→ DATA PROVIDED:
=== Begin Enclosure ===
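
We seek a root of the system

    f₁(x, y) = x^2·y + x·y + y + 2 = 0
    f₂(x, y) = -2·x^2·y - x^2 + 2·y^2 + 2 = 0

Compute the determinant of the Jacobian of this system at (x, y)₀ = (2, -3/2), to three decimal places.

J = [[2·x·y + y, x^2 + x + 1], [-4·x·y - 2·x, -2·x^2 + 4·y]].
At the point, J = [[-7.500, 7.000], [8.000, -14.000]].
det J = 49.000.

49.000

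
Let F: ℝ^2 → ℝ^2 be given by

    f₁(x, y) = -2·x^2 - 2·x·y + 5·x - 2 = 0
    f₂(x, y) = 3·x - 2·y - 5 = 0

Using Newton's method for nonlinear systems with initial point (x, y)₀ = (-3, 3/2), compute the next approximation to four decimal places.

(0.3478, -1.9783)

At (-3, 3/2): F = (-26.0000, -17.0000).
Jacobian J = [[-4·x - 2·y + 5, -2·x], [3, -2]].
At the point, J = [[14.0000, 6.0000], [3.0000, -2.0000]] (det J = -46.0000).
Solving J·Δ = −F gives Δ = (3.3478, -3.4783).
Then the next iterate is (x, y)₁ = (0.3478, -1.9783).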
=== End Enclosure ===
=== Begin Enclosure ===
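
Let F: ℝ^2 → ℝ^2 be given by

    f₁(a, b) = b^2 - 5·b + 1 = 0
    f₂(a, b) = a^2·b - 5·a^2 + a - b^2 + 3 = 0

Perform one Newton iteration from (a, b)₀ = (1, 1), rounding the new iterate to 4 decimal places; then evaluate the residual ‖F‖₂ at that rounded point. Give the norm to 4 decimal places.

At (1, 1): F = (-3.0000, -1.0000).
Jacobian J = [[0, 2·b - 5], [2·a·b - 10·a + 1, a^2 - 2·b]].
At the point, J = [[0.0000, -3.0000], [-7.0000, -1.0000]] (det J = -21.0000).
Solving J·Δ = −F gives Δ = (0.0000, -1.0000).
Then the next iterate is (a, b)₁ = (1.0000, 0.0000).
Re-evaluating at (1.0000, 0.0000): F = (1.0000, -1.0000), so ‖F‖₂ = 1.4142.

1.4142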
=== End Enclosure ===
=== Begin Enclosure ===
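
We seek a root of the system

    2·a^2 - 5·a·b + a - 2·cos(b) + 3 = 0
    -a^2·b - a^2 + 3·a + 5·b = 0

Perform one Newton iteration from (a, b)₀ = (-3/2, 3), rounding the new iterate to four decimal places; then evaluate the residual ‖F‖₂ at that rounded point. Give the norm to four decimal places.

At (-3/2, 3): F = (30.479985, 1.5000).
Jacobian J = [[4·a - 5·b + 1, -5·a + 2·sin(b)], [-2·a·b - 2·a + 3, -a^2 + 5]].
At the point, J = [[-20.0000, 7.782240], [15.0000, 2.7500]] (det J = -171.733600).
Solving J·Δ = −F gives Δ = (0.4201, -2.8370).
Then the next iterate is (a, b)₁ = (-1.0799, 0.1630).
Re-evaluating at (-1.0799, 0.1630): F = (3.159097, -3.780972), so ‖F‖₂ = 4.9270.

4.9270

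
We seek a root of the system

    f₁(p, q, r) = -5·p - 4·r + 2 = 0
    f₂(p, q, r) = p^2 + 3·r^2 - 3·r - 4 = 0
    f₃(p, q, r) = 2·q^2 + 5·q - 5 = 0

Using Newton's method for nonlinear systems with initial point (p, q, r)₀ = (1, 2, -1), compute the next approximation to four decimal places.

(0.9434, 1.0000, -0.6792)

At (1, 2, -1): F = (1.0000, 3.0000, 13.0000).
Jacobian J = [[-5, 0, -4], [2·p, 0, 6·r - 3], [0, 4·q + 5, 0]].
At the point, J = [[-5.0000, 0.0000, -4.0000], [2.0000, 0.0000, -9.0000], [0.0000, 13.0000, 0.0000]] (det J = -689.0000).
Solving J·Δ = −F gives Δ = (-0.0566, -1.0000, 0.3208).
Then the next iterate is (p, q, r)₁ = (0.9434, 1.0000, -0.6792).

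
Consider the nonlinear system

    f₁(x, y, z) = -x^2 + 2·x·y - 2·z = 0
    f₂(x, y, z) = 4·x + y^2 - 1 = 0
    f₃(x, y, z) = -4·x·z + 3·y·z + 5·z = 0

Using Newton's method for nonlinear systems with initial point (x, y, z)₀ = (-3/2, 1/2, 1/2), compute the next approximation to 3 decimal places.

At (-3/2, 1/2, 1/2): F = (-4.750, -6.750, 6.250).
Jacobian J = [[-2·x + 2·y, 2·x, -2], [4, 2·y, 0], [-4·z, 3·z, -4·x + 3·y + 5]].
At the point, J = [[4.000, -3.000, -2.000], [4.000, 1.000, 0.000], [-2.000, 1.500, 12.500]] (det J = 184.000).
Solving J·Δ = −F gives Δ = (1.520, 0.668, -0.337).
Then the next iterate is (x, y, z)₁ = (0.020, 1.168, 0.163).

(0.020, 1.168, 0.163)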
=== End Enclosure ===
→ TASK DIRECTIONS:
Please transcribe exactly the lines above from the line that has "2, -1), compute" up to and including the line that has "f₃(x, y, z) = -4·x·z + 3·y·z + 5·z = 0"; no other line belongs in the answer.

→ SOLUTION FOR THIS PROBLEM:
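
Using Newton's method for nonlinear systems with initial point (p, q, r)₀ = (1, 2, -1), compute the next approximation to four decimal places.

(0.9434, 1.0000, -0.6792)

At (1, 2, -1): F = (1.0000, 3.0000, 13.0000).
Jacobian J = [[-5, 0, -4], [2·p, 0, 6·r - 3], [0, 4·q + 5, 0]].
At the point, J = [[-5.0000, 0.0000, -4.0000], [2.0000, 0.0000, -9.0000], [0.0000, 13.0000, 0.0000]] (det J = -689.0000).
Solving J·Δ = −F gives Δ = (-0.0566, -1.0000, 0.3208).
Then the next iterate is (p, q, r)₁ = (0.9434, 1.0000, -0.6792).

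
Consider the nonlinear system

    f₁(x, y, z) = -x^2 + 2·x·y - 2·z = 0
    f₂(x, y, z) = 4·x + y^2 - 1 = 0
    f₃(x, y, z) = -4·x·z + 3·y·z + 5·z = 0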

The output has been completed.